DATA LISTING Block Start
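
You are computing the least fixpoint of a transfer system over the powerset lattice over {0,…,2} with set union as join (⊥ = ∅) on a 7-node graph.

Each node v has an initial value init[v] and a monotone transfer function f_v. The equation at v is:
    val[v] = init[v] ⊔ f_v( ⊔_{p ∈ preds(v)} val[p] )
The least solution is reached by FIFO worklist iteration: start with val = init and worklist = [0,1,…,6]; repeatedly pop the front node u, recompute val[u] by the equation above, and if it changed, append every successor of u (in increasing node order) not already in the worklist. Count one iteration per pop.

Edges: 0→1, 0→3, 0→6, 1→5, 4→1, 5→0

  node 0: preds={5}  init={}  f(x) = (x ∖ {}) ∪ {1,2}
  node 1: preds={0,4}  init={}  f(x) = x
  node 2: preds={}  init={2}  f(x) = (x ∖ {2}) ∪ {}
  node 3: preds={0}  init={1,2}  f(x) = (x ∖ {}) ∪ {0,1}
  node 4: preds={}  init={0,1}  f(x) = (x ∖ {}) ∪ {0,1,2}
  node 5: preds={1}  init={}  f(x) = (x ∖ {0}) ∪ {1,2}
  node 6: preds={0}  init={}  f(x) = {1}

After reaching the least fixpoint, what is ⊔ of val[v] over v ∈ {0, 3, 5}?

{0,1,2}

Trace (9 dequeues):
  [1] u=0 | in {} | out {1,2} | prev {} | push {}
  [2] u=1 | in {0,1,2} | out {0,1,2} | prev {} | push {}
  [3] u=2 | in {} | out {2} | ==
  [4] u=3 | in {1,2} | out {0,1,2} | prev {1,2} | push {}
  [5] u=4 | in {} | out {0,1,2} | prev {0,1} | push {1}
  [6] u=5 | in {0,1,2} | out {1,2} | prev {} | push {0}
  [7] u=6 | in {1,2} | out {1} | prev {} | push {}
  [8] u=1 | in {0,1,2} | out {0,1,2} | ==
  [9] u=0 | in {1,2} | out {1,2} | ==

Converged values:
  [0] {1,2}
  [1] {0,1,2}
  [2] {2}
  [3] {0,1,2}
  [4] {0,1,2}
  [5] {1,2}
  [6] {1}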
DATA LISTING Block End
For each line of the entries that contains the word "node", make a copy.

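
You are computing the least fixpoint of a transfer system over the powerset lattice over {0,…,2} with set union as join (⊥ = ∅) on a 7-node graph.
Each node v has an initial value init[v] and a monotone transfer function f_v. The equation at v is:
The least solution is reached by FIFO worklist iteration: start with val = init and worklist = [0,1,…,6]; repeatedly pop the front node u, recompute val[u] by the equation above, and if it changed, append every successor of u (in increasing node order) not already in the worklist. Count one iteration per pop.
  node 0: preds={5}  init={}  f(x) = (x ∖ {}) ∪ {1,2}
  node 1: preds={0,4}  init={}  f(x) = x
  node 2: preds={}  init={2}  f(x) = (x ∖ {2}) ∪ {}
  node 3: preds={0}  init={1,2}  f(x) = (x ∖ {}) ∪ {0,1}
  node 4: preds={}  init={0,1}  f(x) = (x ∖ {}) ∪ {0,1,2}
  node 5: preds={1}  init={}  f(x) = (x ∖ {0}) ∪ {1,2}
  node 6: preds={0}  init={}  f(x) = {1}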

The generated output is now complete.